··· Information shown ···
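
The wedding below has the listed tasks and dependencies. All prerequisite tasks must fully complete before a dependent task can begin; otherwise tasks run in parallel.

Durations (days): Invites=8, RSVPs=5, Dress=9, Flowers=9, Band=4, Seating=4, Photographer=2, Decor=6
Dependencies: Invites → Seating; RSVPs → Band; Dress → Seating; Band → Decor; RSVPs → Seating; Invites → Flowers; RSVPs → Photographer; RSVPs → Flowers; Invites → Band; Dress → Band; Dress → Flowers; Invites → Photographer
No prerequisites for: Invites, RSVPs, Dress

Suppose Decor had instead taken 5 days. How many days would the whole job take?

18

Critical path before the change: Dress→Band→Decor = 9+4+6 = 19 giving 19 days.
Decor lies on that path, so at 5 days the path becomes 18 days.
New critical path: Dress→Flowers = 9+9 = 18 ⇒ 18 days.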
···
··· Information shown ···
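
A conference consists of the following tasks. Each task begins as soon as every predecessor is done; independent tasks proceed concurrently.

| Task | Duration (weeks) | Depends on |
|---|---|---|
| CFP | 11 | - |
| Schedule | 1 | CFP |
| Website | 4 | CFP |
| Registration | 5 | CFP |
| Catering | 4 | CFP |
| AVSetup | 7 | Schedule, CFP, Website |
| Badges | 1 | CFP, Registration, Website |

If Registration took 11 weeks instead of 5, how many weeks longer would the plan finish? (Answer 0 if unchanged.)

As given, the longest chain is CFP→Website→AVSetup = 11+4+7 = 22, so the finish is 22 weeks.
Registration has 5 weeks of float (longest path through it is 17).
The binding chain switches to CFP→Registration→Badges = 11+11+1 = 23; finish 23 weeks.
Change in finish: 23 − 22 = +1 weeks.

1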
···
= Your task =
Beginning with the line that has "CFP, Website |" and ending with the line that has "Registration, Website |", set down the lines above exactly and include no others.

= Answer below =
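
| AVSetup | 7 | Schedule, CFP, Website |
| Badges | 1 | CFP, Registration, Website |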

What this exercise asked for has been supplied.